- _Exercise prompt_
Give back all of the records, exactly and completely.

※

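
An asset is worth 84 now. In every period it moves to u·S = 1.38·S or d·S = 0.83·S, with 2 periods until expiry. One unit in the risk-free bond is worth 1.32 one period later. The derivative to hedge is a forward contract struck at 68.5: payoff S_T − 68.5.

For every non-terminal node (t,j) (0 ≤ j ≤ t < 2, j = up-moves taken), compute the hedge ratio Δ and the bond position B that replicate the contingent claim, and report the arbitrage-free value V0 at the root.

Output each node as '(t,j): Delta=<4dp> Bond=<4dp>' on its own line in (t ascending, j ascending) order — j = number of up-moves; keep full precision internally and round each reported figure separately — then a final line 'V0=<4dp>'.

(0,0): Delta=1.0000 Bond=-39.3136
(1,0): Delta=1.0000 Bond=-51.8939
(1,1): Delta=1.0000 Bond=-51.8939
V0=44.6864

The replicating-portfolio and risk-neutral prices coincide; use p* = (1.32−0.83)/(1.38−0.83) = 0.8909 for the latter.
At expiry t=2: V(2,0)=-10.6324, V(2,1)=27.7136, V(2,2)=91.4696
(1,0): S=69.7200. Δ = (V_up−V_dn)/(S_up−S_dn) = (27.7136−-10.6324)/(96.2136−57.8676) = 1.0000. V = [p*·27.7136 + (1−p*)·-10.6324]/1.32 = 17.8261. B = V − Δ·S = -51.8939.
(1,1): S=115.9200. Δ = (V_up−V_dn)/(S_up−S_dn) = (91.4696−27.7136)/(159.9696−96.2136) = 1.0000. V = [p*·91.4696 + (1−p*)·27.7136]/1.32 = 64.0261. B = V − Δ·S = -51.8939.
(0,0): S=84.0000. Δ = (V_up−V_dn)/(S_up−S_dn) = (64.0261−17.8261)/(115.9200−69.7200) = 1.0000. V = [p*·64.0261 + (1−p*)·17.8261]/1.32 = 44.6864. B = V − Δ·S = -39.3136.
Root portfolio cost Δ·84+B reproduces V0=44.6864.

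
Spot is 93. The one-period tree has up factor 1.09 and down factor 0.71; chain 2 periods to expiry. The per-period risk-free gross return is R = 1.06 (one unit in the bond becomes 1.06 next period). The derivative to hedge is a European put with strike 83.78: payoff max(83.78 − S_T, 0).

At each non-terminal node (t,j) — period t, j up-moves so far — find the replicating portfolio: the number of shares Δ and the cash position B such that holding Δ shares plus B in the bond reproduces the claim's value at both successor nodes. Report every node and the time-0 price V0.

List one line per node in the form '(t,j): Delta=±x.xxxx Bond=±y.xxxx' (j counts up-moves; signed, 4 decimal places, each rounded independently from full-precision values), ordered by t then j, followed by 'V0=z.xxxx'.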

※

- _Written solution_
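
An asset is worth 84 now. In every period it moves to u·S = 1.38·S or d·S = 0.83·S, with 2 periods until expiry. One unit in the risk-free bond is worth 1.32 one period later. The derivative to hedge is a forward contract struck at 68.5: payoff S_T − 68.5.

For every non-terminal node (t,j) (0 ≤ j ≤ t < 2, j = up-moves taken), compute the hedge ratio Δ and the bond position B that replicate the contingent claim, and report the arbitrage-free value V0 at the root.

Output each node as '(t,j): Delta=<4dp> Bond=<4dp>' on its own line in (t ascending, j ascending) order — j = number of up-moves; keep full precision internally and round each reported figure separately — then a final line 'V0=<4dp>'.

(0,0): Delta=1.0000 Bond=-39.3136
(1,0): Delta=1.0000 Bond=-51.8939
(1,1): Delta=1.0000 Bond=-51.8939
V0=44.6864

The replicating-portfolio and risk-neutral prices coincide; use p* = (1.32−0.83)/(1.38−0.83) = 0.8909 for the latter.
At expiry t=2: V(2,0)=-10.6324, V(2,1)=27.7136, V(2,2)=91.4696
(1,0): S=69.7200. Δ = (V_up−V_dn)/(S_up−S_dn) = (27.7136−-10.6324)/(96.2136−57.8676) = 1.0000. V = [p*·27.7136 + (1−p*)·-10.6324]/1.32 = 17.8261. B = V − Δ·S = -51.8939.
(1,1): S=115.9200. Δ = (V_up−V_dn)/(S_up−S_dn) = (91.4696−27.7136)/(159.9696−96.2136) = 1.0000. V = [p*·91.4696 + (1−p*)·27.7136]/1.32 = 64.0261. B = V − Δ·S = -51.8939.
(0,0): S=84.0000. Δ = (V_up−V_dn)/(S_up−S_dn) = (64.0261−17.8261)/(115.9200−69.7200) = 1.0000. V = [p*·64.0261 + (1−p*)·17.8261]/1.32 = 44.6864. B = V − Δ·S = -39.3136.
Root portfolio cost Δ·84+B reproduces V0=44.6864.

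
Spot is 93. The one-period tree has up factor 1.09 and down factor 0.71; chain 2 periods to expiry. The per-period risk-free gross return is R = 1.06 (one unit in the bond becomes 1.06 next period). The derivative to hedge is a European put with strike 83.78: payoff max(83.78 − S_T, 0).

At each non-terminal node (t,j) — period t, j up-moves so far — find the replicating portfolio: the number of shares Δ and the cash position B such that holding Δ shares plus B in the bond reproduces the claim's value at both successor nodes. Report every node and the time-0 price V0.

List one line per node in the form '(t,j): Delta=±x.xxxx Bond=±y.xxxx' (j counts up-moves; signed, 4 decimal places, each rounded independently from full-precision values), ordered by t then j, followed by 'V0=z.xxxx'.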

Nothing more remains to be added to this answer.